> DESCRIPTION OF THE TASK: Take the material below and reproduce, word for word, only the lines from the line with "The apex consumer" through the line with "Along Species M".

> DATASET RECORDS:
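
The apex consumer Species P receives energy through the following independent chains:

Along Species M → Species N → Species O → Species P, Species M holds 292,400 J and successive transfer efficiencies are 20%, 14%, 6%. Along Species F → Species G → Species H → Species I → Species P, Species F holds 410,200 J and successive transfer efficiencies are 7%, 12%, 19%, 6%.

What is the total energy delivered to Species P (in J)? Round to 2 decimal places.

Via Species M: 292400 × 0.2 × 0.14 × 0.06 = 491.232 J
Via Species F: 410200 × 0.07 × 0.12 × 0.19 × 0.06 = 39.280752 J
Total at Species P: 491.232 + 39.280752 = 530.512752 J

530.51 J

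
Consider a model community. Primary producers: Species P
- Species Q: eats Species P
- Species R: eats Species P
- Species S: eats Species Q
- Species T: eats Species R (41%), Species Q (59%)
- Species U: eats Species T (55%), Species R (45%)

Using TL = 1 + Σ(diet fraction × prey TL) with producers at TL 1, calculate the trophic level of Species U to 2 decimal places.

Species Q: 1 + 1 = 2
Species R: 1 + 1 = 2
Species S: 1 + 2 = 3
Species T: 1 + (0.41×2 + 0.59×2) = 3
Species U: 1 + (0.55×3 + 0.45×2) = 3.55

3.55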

...

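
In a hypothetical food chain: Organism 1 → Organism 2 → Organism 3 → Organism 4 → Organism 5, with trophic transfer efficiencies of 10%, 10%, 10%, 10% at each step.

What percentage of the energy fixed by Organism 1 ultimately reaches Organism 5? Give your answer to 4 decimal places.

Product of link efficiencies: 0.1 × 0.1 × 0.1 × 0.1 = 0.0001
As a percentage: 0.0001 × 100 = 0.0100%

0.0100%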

==

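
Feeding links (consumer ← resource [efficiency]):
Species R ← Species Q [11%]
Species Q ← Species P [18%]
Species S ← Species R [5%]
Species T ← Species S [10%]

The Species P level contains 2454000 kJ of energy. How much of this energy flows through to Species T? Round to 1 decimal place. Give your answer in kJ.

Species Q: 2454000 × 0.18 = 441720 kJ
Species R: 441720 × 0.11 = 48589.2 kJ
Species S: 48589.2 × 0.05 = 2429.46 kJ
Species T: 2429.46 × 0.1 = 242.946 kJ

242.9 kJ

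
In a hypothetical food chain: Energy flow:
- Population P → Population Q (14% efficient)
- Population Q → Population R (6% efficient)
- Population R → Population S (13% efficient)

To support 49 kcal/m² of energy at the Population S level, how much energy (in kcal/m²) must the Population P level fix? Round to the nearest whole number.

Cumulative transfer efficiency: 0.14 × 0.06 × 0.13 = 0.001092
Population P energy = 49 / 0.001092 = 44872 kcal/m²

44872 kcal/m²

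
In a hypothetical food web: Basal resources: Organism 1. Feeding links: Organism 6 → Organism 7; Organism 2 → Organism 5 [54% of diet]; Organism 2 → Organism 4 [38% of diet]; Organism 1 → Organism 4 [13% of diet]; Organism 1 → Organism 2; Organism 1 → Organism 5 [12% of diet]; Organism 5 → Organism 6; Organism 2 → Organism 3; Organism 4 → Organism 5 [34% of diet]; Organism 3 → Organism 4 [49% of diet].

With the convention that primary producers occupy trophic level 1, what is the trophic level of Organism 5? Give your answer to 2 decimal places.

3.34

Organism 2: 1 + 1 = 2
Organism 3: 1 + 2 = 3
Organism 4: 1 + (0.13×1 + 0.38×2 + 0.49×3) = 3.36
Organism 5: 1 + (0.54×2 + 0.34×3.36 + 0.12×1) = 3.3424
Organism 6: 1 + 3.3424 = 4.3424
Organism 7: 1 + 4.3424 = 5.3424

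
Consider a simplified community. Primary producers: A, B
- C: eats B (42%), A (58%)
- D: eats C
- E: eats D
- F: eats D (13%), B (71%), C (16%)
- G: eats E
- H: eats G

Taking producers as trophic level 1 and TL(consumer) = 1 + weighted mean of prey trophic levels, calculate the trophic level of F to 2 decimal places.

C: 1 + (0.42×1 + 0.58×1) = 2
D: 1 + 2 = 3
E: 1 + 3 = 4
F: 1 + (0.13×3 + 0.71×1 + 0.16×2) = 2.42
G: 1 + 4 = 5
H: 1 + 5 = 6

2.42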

> FINISHED EXERCISE:
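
The apex consumer Species P receives energy through the following independent chains:

Along Species M → Species N → Species O → Species P, Species M holds 292,400 J and successive transfer efficiencies are 20%, 14%, 6%. Along Species F → Species G → Species H → Species I → Species P, Species F holds 410,200 J and successive transfer efficiencies are 7%, 12%, 19%, 6%.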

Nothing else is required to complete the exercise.